▶ ABOUT THIS EXERCISE: Copy the records below verbatim, from the first line through the line containing "Two teams were", inclusive, and output nothing else.

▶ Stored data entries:
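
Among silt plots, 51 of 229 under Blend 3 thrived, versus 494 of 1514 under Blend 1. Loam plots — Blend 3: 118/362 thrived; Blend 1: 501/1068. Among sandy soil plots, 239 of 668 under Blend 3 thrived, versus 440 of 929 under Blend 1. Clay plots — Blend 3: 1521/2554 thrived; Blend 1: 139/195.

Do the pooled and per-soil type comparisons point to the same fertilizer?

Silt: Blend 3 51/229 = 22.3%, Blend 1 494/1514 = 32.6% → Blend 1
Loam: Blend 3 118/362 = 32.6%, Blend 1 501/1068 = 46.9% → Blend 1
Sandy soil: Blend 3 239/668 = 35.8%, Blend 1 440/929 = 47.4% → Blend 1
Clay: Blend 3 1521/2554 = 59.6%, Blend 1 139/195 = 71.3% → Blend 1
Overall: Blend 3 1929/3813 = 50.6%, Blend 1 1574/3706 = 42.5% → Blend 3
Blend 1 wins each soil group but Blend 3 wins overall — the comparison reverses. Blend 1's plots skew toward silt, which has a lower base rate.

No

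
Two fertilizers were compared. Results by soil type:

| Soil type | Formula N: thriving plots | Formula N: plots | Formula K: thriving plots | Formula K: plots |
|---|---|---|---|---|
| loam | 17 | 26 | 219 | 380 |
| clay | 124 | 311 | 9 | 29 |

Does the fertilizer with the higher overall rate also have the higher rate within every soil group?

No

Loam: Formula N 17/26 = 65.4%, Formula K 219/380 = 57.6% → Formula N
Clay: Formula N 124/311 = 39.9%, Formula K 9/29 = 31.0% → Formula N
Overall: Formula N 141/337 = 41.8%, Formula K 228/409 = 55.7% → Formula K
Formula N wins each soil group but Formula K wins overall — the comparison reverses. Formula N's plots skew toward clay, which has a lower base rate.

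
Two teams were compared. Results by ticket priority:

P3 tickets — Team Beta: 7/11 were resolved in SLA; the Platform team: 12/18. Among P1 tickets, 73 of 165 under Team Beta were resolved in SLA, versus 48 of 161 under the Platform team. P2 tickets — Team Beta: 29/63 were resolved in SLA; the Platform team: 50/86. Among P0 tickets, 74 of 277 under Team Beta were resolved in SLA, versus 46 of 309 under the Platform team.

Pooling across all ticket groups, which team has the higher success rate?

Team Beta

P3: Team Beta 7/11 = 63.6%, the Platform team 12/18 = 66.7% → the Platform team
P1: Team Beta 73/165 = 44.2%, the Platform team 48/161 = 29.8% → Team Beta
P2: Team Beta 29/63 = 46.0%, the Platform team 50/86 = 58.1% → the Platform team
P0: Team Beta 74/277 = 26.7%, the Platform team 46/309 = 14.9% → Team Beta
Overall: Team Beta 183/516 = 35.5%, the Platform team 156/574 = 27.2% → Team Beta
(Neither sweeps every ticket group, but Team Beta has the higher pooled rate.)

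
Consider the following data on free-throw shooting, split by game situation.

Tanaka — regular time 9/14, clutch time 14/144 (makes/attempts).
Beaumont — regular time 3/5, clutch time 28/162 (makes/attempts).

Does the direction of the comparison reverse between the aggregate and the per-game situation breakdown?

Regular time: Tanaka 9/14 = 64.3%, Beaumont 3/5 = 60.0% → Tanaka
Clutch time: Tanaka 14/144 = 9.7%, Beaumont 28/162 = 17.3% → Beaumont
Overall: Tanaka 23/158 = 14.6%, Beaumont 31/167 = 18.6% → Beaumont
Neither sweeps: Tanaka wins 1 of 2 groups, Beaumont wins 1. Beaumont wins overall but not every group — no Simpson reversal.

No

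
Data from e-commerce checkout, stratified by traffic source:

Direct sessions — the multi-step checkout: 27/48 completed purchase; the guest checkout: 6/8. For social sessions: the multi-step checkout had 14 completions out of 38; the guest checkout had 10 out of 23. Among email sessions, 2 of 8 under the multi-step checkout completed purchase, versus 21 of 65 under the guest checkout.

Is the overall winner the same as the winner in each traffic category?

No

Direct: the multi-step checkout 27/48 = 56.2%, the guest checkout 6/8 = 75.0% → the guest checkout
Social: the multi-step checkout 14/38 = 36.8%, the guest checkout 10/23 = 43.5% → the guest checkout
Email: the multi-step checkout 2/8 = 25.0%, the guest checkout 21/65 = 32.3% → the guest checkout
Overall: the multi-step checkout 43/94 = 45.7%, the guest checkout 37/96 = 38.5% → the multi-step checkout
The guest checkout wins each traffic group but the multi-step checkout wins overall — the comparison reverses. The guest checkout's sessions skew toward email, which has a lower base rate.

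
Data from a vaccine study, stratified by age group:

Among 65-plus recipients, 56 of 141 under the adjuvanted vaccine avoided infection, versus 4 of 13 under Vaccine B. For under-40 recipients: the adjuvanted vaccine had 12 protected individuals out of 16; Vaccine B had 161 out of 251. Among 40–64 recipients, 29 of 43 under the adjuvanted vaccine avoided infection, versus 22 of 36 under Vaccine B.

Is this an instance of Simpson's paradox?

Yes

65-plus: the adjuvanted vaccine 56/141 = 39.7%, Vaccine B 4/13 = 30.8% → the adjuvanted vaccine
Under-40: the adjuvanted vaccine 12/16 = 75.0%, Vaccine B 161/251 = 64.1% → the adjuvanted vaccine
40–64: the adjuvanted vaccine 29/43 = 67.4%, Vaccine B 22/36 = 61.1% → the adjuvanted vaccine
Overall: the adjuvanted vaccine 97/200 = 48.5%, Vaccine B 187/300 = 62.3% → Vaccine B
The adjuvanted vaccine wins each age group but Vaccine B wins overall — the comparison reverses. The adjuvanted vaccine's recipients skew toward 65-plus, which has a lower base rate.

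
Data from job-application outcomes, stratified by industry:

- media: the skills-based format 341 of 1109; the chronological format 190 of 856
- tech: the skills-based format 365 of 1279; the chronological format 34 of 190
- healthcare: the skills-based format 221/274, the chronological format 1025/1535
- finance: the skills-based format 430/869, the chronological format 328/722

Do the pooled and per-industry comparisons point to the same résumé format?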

▶ EXPECTED OUTPUT:
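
Among silt plots, 51 of 229 under Blend 3 thrived, versus 494 of 1514 under Blend 1. Loam plots — Blend 3: 118/362 thrived; Blend 1: 501/1068. Among sandy soil plots, 239 of 668 under Blend 3 thrived, versus 440 of 929 under Blend 1. Clay plots — Blend 3: 1521/2554 thrived; Blend 1: 139/195.

Do the pooled and per-soil type comparisons point to the same fertilizer?

Silt: Blend 3 51/229 = 22.3%, Blend 1 494/1514 = 32.6% → Blend 1
Loam: Blend 3 118/362 = 32.6%, Blend 1 501/1068 = 46.9% → Blend 1
Sandy soil: Blend 3 239/668 = 35.8%, Blend 1 440/929 = 47.4% → Blend 1
Clay: Blend 3 1521/2554 = 59.6%, Blend 1 139/195 = 71.3% → Blend 1
Overall: Blend 3 1929/3813 = 50.6%, Blend 1 1574/3706 = 42.5% → Blend 3
Blend 1 wins each soil group but Blend 3 wins overall — the comparison reverses. Blend 1's plots skew toward silt, which has a lower base rate.

No

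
Two fertilizers were compared. Results by soil type:

| Soil type | Formula N: thriving plots | Formula N: plots | Formula K: thriving plots | Formula K: plots |
|---|---|---|---|---|
| loam | 17 | 26 | 219 | 380 |
| clay | 124 | 311 | 9 | 29 |

Does the fertilizer with the higher overall rate also have the higher rate within every soil group?

No

Loam: Formula N 17/26 = 65.4%, Formula K 219/380 = 57.6% → Formula N
Clay: Formula N 124/311 = 39.9%, Formula K 9/29 = 31.0% → Formula N
Overall: Formula N 141/337 = 41.8%, Formula K 228/409 = 55.7% → Formula K
Formula N wins each soil group but Formula K wins overall — the comparison reverses. Formula N's plots skew toward clay, which has a lower base rate.

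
Two teams were compared. Results by ticket priority: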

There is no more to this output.